Segment Start: Materials provided
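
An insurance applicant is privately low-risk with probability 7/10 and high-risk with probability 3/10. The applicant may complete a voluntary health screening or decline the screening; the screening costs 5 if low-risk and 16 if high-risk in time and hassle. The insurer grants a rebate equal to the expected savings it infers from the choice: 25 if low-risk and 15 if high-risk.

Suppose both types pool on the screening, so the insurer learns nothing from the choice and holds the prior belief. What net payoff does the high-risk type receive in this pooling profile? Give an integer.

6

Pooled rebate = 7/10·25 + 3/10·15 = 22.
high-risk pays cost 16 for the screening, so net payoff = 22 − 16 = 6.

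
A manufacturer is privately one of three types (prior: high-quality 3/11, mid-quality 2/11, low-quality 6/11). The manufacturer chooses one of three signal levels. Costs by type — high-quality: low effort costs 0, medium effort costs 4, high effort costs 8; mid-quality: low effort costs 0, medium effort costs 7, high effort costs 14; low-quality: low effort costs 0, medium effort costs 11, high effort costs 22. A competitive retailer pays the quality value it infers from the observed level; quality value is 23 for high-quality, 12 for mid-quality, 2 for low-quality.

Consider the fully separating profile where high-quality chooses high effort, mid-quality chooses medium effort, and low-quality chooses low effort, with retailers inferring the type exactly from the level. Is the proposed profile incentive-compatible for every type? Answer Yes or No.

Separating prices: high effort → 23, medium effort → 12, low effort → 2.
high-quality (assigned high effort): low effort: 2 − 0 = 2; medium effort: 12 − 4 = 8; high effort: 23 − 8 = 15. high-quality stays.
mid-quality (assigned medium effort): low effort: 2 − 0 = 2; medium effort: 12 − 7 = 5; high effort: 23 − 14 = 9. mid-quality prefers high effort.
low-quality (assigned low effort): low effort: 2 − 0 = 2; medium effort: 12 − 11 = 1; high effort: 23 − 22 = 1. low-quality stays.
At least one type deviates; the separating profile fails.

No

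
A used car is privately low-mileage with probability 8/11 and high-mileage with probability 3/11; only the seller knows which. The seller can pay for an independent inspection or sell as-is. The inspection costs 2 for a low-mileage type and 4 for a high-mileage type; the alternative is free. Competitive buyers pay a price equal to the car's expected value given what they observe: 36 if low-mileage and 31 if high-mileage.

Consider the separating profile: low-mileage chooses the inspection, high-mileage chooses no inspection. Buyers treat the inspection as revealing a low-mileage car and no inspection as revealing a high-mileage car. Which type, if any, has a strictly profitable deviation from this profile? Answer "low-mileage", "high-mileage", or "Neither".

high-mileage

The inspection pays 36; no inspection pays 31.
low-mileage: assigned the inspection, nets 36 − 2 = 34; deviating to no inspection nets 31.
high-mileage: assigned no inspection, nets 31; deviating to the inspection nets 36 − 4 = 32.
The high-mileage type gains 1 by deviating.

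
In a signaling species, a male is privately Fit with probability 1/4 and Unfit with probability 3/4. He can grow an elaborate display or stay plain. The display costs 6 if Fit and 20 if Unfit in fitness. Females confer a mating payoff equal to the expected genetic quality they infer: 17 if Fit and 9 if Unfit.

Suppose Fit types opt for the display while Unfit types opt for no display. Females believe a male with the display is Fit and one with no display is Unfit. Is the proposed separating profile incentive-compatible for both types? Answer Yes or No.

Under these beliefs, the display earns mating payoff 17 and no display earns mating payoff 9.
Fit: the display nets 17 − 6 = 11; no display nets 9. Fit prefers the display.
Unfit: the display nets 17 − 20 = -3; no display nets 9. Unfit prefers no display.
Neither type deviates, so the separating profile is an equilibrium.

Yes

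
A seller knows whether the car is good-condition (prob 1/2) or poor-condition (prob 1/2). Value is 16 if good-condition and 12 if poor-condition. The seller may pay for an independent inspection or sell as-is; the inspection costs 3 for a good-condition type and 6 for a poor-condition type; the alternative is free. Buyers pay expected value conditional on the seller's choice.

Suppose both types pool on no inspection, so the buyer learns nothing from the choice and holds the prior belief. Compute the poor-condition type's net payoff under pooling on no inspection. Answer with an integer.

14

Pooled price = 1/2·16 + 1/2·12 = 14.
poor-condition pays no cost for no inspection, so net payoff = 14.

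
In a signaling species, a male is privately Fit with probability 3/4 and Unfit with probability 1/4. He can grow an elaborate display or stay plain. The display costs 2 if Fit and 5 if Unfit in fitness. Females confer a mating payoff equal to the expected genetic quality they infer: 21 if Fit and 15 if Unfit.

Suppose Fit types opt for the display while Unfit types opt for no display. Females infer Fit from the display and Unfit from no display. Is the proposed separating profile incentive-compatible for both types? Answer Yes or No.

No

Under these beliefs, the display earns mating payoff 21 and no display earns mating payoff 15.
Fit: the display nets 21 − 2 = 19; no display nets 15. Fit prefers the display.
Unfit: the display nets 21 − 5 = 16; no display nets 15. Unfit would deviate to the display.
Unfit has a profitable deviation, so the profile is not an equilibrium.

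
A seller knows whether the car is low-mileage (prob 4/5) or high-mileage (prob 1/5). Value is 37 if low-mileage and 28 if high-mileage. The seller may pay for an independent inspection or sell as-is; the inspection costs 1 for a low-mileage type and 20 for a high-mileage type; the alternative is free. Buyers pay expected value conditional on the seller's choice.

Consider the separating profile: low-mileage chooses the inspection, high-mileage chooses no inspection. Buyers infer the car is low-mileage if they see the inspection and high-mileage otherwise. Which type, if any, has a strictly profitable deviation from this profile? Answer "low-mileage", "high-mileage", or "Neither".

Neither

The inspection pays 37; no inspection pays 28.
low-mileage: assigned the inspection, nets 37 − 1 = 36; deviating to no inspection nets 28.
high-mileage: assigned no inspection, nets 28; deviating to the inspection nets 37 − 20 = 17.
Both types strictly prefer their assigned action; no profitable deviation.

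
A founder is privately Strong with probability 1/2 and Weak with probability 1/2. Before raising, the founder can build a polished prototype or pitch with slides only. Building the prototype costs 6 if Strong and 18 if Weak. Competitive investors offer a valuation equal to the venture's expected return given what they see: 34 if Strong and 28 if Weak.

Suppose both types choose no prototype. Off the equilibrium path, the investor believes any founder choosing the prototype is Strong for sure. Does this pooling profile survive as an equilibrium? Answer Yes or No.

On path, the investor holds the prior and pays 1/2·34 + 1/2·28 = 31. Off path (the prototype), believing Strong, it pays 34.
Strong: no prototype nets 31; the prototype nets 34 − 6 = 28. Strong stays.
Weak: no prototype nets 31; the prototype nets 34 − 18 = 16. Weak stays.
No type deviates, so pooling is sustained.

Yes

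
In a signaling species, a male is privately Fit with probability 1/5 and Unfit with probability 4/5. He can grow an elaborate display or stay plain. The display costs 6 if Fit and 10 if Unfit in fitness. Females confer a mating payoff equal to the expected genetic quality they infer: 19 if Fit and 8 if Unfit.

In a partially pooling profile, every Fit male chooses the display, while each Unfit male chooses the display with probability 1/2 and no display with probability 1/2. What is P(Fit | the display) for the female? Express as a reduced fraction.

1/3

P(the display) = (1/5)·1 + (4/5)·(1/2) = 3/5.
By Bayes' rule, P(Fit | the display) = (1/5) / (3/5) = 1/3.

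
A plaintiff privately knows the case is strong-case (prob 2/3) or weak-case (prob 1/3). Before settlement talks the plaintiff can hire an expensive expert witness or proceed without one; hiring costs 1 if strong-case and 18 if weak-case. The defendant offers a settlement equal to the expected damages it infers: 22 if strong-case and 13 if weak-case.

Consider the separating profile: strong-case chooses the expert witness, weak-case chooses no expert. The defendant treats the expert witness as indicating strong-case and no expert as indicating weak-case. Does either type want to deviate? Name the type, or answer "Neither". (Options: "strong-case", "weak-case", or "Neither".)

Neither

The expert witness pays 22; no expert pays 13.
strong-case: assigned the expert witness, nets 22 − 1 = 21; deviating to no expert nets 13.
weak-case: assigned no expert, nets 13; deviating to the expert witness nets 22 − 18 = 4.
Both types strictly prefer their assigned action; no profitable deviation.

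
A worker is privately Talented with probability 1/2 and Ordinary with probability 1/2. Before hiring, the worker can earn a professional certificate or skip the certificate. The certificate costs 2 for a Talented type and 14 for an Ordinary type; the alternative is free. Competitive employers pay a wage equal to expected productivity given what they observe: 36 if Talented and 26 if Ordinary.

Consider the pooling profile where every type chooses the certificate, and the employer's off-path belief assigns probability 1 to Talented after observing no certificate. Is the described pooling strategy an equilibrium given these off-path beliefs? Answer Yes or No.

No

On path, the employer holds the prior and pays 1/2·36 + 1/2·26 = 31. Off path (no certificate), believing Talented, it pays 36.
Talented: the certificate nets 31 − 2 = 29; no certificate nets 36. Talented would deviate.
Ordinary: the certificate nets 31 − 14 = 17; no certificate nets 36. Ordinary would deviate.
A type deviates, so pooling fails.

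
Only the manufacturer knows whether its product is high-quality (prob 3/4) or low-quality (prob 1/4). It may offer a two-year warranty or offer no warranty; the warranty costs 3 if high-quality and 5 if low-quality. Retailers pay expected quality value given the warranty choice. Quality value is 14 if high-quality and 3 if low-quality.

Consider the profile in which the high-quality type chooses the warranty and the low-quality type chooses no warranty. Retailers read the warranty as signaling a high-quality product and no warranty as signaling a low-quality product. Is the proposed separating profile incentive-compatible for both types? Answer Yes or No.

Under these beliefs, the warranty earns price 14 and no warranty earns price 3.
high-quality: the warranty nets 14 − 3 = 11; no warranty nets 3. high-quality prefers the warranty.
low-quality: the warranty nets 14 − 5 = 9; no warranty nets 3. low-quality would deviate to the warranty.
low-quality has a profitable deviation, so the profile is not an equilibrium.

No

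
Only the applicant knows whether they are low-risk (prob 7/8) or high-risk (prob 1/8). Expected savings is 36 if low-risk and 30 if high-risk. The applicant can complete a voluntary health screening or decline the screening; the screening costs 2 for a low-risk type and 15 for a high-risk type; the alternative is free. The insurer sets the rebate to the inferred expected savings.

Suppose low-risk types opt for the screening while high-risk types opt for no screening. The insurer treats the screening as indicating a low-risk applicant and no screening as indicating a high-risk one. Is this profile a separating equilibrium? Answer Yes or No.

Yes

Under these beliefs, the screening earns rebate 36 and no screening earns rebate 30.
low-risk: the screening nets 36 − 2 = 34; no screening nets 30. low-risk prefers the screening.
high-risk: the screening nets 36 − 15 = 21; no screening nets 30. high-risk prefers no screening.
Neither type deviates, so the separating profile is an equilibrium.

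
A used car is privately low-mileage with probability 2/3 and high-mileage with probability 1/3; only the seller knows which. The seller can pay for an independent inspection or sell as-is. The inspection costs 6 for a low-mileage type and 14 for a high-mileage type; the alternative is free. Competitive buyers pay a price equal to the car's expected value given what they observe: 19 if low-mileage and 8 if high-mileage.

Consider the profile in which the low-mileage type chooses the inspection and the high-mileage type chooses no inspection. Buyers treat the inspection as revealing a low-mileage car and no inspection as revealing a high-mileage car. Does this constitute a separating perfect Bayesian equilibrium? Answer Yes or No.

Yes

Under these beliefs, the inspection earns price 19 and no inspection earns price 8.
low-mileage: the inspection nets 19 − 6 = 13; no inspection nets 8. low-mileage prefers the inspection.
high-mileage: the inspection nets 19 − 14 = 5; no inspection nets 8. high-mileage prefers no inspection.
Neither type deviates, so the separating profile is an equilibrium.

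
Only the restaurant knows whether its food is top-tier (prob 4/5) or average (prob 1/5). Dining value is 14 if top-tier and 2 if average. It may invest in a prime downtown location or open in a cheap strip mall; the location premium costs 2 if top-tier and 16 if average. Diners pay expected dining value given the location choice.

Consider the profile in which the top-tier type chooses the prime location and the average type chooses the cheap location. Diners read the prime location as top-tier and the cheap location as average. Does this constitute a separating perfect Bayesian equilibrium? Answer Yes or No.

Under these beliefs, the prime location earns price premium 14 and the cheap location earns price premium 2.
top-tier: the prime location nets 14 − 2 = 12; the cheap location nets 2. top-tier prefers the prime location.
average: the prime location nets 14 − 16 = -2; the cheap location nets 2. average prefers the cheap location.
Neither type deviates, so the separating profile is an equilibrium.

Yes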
Segment End: Materials provided
#### [To do]
Please copy, exactly and with nothing else, the lines above beginning at the line that has "Suppose both types choose" and ending with the line that has "A plaintiff privately".

#### [Completed task]
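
Suppose both types choose no prototype. Off the equilibrium path, the investor believes any founder choosing the prototype is Strong for sure. Does this pooling profile survive as an equilibrium? Answer Yes or No.

On path, the investor holds the prior and pays 1/2·34 + 1/2·28 = 31. Off path (the prototype), believing Strong, it pays 34.
Strong: no prototype nets 31; the prototype nets 34 − 6 = 28. Strong stays.
Weak: no prototype nets 31; the prototype nets 34 − 18 = 16. Weak stays.
No type deviates, so pooling is sustained.

Yes

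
In a signaling species, a male is privately Fit with probability 1/5 and Unfit with probability 4/5. He can grow an elaborate display or stay plain. The display costs 6 if Fit and 10 if Unfit in fitness. Females confer a mating payoff equal to the expected genetic quality they infer: 19 if Fit and 8 if Unfit.

In a partially pooling profile, every Fit male chooses the display, while each Unfit male chooses the display with probability 1/2 and no display with probability 1/2. What is P(Fit | the display) for the female? Express as a reduced fraction.

1/3

P(the display) = (1/5)·1 + (4/5)·(1/2) = 3/5.
By Bayes' rule, P(Fit | the display) = (1/5) / (3/5) = 1/3.

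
A plaintiff privately knows the case is strong-case (prob 2/3) or weak-case (prob 1/3). Before settlement talks the plaintiff can hire an expensive expert witness or proceed without one; hiring costs 1 if strong-case and 18 if weak-case. The defendant offers a settlement equal to the expected damages it infers: 22 if strong-case and 13 if weak-case.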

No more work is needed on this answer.